> _DATA FOR THE TASK_
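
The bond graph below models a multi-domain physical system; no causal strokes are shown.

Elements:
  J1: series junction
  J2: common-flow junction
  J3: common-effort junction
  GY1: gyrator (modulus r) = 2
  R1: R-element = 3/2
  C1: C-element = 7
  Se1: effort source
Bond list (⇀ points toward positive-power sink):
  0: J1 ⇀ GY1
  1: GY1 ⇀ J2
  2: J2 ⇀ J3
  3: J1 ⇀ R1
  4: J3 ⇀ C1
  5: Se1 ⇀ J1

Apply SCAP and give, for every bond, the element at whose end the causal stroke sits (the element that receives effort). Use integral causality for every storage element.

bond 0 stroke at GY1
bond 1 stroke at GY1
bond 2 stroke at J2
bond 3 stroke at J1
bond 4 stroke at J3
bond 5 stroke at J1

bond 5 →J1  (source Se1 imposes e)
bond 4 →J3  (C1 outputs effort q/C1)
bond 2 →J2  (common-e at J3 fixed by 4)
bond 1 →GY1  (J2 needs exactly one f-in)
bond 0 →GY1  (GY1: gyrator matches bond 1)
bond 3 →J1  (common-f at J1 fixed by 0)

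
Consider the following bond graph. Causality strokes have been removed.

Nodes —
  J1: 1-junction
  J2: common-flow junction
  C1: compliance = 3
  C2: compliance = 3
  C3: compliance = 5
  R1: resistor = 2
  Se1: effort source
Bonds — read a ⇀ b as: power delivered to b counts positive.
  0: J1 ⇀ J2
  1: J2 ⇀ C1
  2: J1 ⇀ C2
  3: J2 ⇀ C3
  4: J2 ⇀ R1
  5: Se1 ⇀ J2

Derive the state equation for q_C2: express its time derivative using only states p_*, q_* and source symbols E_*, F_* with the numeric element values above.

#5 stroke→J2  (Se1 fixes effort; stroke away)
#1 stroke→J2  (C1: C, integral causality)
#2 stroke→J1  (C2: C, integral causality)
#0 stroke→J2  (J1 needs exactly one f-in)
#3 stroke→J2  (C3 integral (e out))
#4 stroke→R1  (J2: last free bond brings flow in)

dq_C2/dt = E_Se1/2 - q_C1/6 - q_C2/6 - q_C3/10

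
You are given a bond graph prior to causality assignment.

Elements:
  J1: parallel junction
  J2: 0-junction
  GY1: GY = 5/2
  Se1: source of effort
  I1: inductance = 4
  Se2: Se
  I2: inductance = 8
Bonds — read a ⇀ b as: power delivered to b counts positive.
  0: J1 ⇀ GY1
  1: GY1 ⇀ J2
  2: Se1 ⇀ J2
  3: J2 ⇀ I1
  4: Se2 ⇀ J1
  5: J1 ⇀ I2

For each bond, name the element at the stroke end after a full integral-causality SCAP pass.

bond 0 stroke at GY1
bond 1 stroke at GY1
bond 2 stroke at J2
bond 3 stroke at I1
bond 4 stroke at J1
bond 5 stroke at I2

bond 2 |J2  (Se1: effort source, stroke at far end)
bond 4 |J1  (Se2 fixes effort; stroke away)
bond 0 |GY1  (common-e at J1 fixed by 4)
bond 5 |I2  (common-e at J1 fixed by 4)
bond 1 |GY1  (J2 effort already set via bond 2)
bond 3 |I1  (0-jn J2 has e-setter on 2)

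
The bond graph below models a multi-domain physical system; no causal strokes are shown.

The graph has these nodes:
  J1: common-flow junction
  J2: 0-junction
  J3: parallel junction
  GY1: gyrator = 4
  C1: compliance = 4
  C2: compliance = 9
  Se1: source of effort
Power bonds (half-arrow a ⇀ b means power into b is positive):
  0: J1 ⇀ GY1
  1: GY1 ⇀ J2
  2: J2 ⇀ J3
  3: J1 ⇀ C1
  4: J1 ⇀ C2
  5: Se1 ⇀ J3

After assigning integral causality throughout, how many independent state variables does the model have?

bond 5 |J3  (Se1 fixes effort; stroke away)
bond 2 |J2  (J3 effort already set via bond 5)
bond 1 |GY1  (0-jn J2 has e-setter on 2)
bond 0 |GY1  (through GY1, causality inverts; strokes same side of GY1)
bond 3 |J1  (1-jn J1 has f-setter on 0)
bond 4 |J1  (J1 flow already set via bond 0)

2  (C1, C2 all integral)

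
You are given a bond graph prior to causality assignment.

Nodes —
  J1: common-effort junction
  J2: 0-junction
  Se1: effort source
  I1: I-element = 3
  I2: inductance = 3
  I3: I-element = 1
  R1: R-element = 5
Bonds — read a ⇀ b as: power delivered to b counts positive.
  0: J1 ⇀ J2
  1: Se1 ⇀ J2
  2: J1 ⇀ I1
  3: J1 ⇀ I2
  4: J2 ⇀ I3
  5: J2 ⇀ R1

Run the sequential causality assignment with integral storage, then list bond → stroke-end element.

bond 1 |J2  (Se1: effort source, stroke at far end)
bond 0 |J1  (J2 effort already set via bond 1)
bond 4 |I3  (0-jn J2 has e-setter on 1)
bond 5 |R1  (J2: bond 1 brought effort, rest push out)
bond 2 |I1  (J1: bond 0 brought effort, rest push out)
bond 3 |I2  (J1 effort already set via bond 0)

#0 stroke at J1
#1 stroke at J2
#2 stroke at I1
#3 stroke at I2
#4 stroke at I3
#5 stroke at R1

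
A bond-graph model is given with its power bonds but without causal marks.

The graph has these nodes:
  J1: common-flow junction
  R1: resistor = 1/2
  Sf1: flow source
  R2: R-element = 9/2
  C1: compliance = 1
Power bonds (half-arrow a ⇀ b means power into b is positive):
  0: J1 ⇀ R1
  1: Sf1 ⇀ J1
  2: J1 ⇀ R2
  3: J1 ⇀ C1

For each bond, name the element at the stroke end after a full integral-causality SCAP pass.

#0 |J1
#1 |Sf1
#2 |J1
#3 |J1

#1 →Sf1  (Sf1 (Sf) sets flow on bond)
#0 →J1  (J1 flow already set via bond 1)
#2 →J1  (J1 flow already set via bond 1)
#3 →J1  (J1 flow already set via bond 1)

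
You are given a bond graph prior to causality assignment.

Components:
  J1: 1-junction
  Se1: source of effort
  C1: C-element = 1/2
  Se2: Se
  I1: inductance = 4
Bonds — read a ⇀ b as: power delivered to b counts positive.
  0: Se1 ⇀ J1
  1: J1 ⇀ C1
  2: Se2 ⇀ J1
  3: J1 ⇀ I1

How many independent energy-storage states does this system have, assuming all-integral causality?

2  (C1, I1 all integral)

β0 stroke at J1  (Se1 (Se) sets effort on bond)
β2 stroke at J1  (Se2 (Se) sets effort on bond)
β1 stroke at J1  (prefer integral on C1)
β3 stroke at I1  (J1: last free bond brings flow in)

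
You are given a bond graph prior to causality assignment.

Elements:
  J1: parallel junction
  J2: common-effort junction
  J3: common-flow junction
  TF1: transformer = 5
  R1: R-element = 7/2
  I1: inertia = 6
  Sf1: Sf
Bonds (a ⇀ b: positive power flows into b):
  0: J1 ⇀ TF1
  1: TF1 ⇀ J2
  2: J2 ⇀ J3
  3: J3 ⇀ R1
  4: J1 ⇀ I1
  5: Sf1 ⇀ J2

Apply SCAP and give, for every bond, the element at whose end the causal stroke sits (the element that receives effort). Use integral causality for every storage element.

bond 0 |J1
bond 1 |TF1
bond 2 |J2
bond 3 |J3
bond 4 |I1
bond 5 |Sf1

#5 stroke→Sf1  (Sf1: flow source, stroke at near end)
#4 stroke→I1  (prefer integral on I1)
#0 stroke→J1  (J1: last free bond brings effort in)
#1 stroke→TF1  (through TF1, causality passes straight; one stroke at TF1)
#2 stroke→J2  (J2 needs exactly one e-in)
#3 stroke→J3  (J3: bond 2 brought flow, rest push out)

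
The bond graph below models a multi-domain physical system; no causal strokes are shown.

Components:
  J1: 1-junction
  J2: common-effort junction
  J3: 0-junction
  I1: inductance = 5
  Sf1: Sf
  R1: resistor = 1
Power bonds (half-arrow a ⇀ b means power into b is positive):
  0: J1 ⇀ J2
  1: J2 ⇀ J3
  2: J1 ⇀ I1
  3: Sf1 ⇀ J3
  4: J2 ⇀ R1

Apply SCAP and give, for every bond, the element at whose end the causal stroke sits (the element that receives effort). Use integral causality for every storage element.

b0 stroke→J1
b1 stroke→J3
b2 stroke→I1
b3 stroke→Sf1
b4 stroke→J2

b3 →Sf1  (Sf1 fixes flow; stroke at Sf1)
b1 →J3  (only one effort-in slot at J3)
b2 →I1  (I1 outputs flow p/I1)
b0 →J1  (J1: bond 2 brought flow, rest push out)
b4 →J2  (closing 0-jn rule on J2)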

> _WHAT YOU NEED TO DO_
From the line containing "I1: inductance = 5" down to the end of the listing above, return each line exactly as it appears and nothing more.

> _REPLY_
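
  I1: inductance = 5
  Sf1: Sf
  R1: resistor = 1
Power bonds (half-arrow a ⇀ b means power into b is positive):
  0: J1 ⇀ J2
  1: J2 ⇀ J3
  2: J1 ⇀ I1
  3: Sf1 ⇀ J3
  4: J2 ⇀ R1

Apply SCAP and give, for every bond, the element at whose end the causal stroke sits (the element that receives effort). Use integral causality for every storage element.

b0 stroke→J1
b1 stroke→J3
b2 stroke→I1
b3 stroke→Sf1
b4 stroke→J2

b3 →Sf1  (Sf1 fixes flow; stroke at Sf1)
b1 →J3  (only one effort-in slot at J3)
b2 →I1  (I1 outputs flow p/I1)
b0 →J1  (J1: bond 2 brought flow, rest push out)
b4 →J2  (closing 0-jn rule on J2)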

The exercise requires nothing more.